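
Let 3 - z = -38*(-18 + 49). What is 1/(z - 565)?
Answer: 1/616 ≈ 0.0016234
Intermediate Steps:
z = 1181 (z = 3 - (-38)*(-18 + 49) = 3 - (-38)*31 = 3 - 1*(-1178) = 3 + 1178 = 1181)
1/(z - 565) = 1/(1181 - 565) = 1/616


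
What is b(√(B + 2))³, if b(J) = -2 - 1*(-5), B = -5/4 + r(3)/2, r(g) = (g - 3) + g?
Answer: 27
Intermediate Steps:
r(g) = -3 + 2*g (r(g) = (-3 + g) + g = -3 + 2*g)
B = ¼ (B = -5/4 + (-3 + 2*3)/2 = -5*¼ + (-3 + 6)*(½) = -5/4 + 3*(½) = -5/4 + 3/2 = ¼ ≈ 0.25000)
b(J) = 3 (b(J) = -2 + 5 = 3)
b(√(B + 2))³ = 3³ = 27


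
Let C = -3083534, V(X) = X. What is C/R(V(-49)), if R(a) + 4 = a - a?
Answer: 1541767/2 ≈ 7.7088e+5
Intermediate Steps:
R(a) = -4 (R(a) = -4 + (a - a) = -4 + 0 = -4)
C/R(V(-49)) = -3083534/(-4) = -3083534*(-¼) = 1541767/2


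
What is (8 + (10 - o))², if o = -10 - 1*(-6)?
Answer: 484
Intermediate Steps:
o = -4 (o = -10 + 6 = -4)
(8 + (10 - o))² = (8 + (10 - 1*(-4)))² = (8 + (10 + 4))² = (8 + 14)² = 22² = 484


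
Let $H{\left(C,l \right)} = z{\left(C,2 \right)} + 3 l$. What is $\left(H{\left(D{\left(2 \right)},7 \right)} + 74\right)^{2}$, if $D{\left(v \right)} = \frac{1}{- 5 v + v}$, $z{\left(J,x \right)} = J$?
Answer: $\frac{576081}{64} \approx 9001.3$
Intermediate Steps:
$D{\left(v \right)} = - \frac{1}{4 v}$ ($D{\left(v \right)} = \frac{1}{\left(-4\right) v} = - \frac{1}{4 v}$)
$H{\left(C,l \right)} = C + 3 l$
$\left(H{\left(D{\left(2 \right)},7 \right)} + 74\right)^{2} = \left(\left(- \frac{1}{4 \cdot 2} + 3 \cdot 7\right) + 74\right)^{2} = \left(\left(\left(- \frac{1}{4}\right) \frac{1}{2} + 21\right) + 74\right)^{2} = \left(\left(- \frac{1}{8} + 21\right) + 74\right)^{2} = \left(\frac{167}{8} + 74\right)^{2} = \left(\frac{759}{8}\right)^{2} = \frac{576081}{64}$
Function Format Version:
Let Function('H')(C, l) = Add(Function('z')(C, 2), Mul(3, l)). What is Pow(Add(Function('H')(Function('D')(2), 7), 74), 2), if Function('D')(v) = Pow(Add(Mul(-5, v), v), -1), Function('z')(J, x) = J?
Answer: Rational(576081, 64) ≈ 9001.3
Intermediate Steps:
Function('D')(v) = Mul(Rational(-1, 4), Pow(v, -1)) (Function('D')(v) = Pow(Mul(-4, v), -1) = Mul(Rational(-1, 4), Pow(v, -1)))
Function('H')(C, l) = Add(C, Mul(3, l))
Pow(Add(Function('H')(Function('D')(2), 7), 74), 2) = Pow(Add(Add(Mul(Rational(-1, 4), Pow(2, -1)), Mul(3, 7)), 74), 2) = Pow(Add(Add(Mul(Rational(-1, 4), Rational(1, 2)), 21), 74), 2) = Pow(Add(Add(Rational(-1, 8), 21), 74), 2) = Pow(Add(Rational(167, 8), 74), 2) = Pow(Rational(759, 8), 2) = Rational(576081, 64)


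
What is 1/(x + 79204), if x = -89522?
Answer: -1/10318 ≈ -9.6918e-5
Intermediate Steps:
1/(x + 79204) = 1/(-89522 + 79204) = 1/(-10318) = -1/10318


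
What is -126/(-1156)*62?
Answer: 1953/289 ≈ 6.7578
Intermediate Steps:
-126/(-1156)*62 = -126*(-1/1156)*62 = (63/578)*62 = 1953/289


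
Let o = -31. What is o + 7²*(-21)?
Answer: -1060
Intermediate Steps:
o + 7²*(-21) = -31 + 7²*(-21) = -31 + 49*(-21) = -31 - 1029 = -1060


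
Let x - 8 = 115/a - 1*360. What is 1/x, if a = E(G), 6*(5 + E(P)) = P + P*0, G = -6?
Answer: -6/2227 ≈ -0.0026942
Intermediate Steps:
E(P) = -5 + P/6 (E(P) = -5 + (P + P*0)/6 = -5 + (P + 0)/6 = -5 + P/6)
a = -6 (a = -5 + (⅙)*(-6) = -5 - 1 = -6)
x = -2227/6 (x = 8 + (115/(-6) - 1*360) = 8 + (115*(-⅙) - 360) = 8 + (-115/6 - 360) = 8 - 2275/6 = -2227/6 ≈ -371.17)
1/x = 1/(-2227/6) = -6/2227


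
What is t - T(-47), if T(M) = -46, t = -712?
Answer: -666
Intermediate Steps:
t - T(-47) = -712 - 1*(-46) = -712 + 46 = -666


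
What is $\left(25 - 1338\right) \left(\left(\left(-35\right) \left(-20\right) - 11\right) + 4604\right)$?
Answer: $-6949709$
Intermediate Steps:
$\left(25 - 1338\right) \left(\left(\left(-35\right) \left(-20\right) - 11\right) + 4604\right) = - 1313 \left(\left(700 - 11\right) + 4604\right) = - 1313 \left(689 + 4604\right) = \left(-1313\right) 5293 = -6949709$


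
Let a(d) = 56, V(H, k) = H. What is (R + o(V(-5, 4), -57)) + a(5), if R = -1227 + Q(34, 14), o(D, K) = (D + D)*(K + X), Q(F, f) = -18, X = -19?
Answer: -429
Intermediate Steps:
o(D, K) = 2*D*(-19 + K) (o(D, K) = (D + D)*(K - 19) = (2*D)*(-19 + K) = 2*D*(-19 + K))
R = -1245 (R = -1227 - 18 = -1245)
(R + o(V(-5, 4), -57)) + a(5) = (-1245 + 2*(-5)*(-19 - 57)) + 56 = (-1245 + 2*(-5)*(-76)) + 56 = (-1245 + 760) + 56 = -485 + 56 = -429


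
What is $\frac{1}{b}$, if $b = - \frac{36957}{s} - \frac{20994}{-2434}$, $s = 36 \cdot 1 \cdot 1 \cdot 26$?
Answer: $- \frac{379704}{11717159} \approx -0.032406$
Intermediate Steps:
$s = 936$ ($s = 36 \cdot 1 \cdot 26 = 36 \cdot 26 = 936$)
$b = - \frac{11717159}{379704}$ ($b = - \frac{36957}{936} - \frac{20994}{-2434} = \left(-36957\right) \frac{1}{936} - - \frac{10497}{1217} = - \frac{12319}{312} + \frac{10497}{1217} = - \frac{11717159}{379704} \approx -30.859$)
$\frac{1}{b} = \frac{1}{- \frac{11717159}{379704}} = - \frac{379704}{11717159}$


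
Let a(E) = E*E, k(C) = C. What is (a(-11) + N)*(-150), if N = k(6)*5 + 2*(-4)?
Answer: -21450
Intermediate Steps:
a(E) = E²
N = 22 (N = 6*5 + 2*(-4) = 30 - 8 = 22)
(a(-11) + N)*(-150) = ((-11)² + 22)*(-150) = (121 + 22)*(-150) = 143*(-150) = -21450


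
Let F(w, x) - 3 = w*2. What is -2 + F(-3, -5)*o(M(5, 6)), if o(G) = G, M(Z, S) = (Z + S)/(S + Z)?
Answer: -5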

**Description of the task**
Starting at the line with "Answer: -429", print each remaining line of the listing above exactly as it appears.

**Expected answer**
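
Answer: -429
Intermediate Steps:
o(D, K) = 2*D*(-19 + K) (o(D, K) = (D + D)*(K - 19) = (2*D)*(-19 + K) = 2*D*(-19 + K))
R = -1245 (R = -1227 - 18 = -1245)
(R + o(V(-5, 4), -57)) + a(5) = (-1245 + 2*(-5)*(-19 - 57)) + 56 = (-1245 + 2*(-5)*(-76)) + 56 = (-1245 + 760) + 56 = -485 + 56 = -429


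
What is $\frac{1}{b}$, if $b = - \frac{36957}{s} - \frac{20994}{-2434}$, $s = 36 \cdot 1 \cdot 1 \cdot 26$?
Answer: $- \frac{379704}{11717159} \approx -0.032406$
Intermediate Steps:
$s = 936$ ($s = 36 \cdot 1 \cdot 26 = 36 \cdot 26 = 936$)
$b = - \frac{11717159}{379704}$ ($b = - \frac{36957}{936} - \frac{20994}{-2434} = \left(-36957\right) \frac{1}{936} - - \frac{10497}{1217} = - \frac{12319}{312} + \frac{10497}{1217} = - \frac{11717159}{379704} \approx -30.859$)
$\frac{1}{b} = \frac{1}{- \frac{11717159}{379704}} = - \frac{379704}{11717159}$


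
Let a(E) = E*E, k(C) = C. What is (a(-11) + N)*(-150), if N = k(6)*5 + 2*(-4)?
Answer: -21450
Intermediate Steps:
a(E) = E²
N = 22 (N = 6*5 + 2*(-4) = 30 - 8 = 22)
(a(-11) + N)*(-150) = ((-11)² + 22)*(-150) = (121 + 22)*(-150) = 143*(-150) = -21450


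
Let F(w, x) - 3 = w*2. What is -2 + F(-3, -5)*o(M(5, 6)), if o(G) = G, M(Z, S) = (Z + S)/(S + Z)?
Answer: -5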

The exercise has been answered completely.